*PROBLEM DESCRIPTION*: For the data below, restate word for word only the lines from the line containing "12. add job with priority 66" through the line containing "23. dequeue next", both ends included.

Top of RECORDS SHOWN

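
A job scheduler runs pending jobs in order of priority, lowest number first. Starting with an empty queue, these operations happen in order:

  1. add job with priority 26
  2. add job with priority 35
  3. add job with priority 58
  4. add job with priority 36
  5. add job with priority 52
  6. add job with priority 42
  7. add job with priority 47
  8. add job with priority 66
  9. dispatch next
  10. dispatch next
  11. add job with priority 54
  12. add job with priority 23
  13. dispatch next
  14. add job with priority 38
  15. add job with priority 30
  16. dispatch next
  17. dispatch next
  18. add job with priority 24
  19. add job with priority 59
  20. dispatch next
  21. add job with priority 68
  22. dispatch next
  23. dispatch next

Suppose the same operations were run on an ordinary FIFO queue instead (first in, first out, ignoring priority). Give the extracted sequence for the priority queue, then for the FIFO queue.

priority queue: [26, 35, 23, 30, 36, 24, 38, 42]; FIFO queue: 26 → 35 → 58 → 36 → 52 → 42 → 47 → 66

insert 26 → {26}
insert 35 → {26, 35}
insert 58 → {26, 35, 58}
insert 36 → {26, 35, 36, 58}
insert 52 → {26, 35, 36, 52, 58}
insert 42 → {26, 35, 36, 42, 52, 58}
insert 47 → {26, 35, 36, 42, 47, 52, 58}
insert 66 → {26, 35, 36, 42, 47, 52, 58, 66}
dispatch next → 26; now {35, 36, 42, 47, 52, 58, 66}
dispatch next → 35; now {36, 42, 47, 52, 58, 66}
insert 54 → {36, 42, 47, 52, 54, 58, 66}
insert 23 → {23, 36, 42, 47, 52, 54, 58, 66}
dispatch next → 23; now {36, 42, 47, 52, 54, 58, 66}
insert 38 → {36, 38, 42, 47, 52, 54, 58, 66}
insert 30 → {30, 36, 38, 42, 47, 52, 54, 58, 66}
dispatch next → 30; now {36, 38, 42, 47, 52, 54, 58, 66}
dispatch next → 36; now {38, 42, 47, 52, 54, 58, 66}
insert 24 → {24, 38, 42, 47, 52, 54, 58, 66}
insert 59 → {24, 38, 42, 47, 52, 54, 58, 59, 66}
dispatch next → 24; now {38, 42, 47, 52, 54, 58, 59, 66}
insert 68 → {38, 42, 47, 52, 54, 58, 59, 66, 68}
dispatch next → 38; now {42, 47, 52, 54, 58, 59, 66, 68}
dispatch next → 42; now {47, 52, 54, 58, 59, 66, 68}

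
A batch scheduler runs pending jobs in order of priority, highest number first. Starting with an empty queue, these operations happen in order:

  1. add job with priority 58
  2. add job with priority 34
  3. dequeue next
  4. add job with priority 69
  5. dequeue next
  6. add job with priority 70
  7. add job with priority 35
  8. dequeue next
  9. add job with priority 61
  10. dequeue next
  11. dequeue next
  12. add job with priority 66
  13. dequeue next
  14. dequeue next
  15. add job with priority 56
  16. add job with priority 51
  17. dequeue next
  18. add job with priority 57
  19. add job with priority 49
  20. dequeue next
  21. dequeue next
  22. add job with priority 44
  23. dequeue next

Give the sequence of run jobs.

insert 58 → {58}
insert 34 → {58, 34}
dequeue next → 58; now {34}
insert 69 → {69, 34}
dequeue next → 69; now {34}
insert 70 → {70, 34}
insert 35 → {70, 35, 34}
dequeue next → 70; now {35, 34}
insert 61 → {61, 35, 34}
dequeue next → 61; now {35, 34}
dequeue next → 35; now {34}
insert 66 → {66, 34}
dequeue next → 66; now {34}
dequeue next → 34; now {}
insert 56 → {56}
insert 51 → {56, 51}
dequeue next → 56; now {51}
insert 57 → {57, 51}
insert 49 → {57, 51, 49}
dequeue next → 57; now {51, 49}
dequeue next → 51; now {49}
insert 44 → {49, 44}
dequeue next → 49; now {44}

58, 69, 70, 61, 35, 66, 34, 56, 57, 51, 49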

Bottom of RECORDS SHOWN

*OUTPUT OF THE EXERCISE*:
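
  12. add job with priority 66
  13. dequeue next
  14. dequeue next
  15. add job with priority 56
  16. add job with priority 51
  17. dequeue next
  18. add job with priority 57
  19. add job with priority 49
  20. dequeue next
  21. dequeue next
  22. add job with priority 44
  23. dequeue next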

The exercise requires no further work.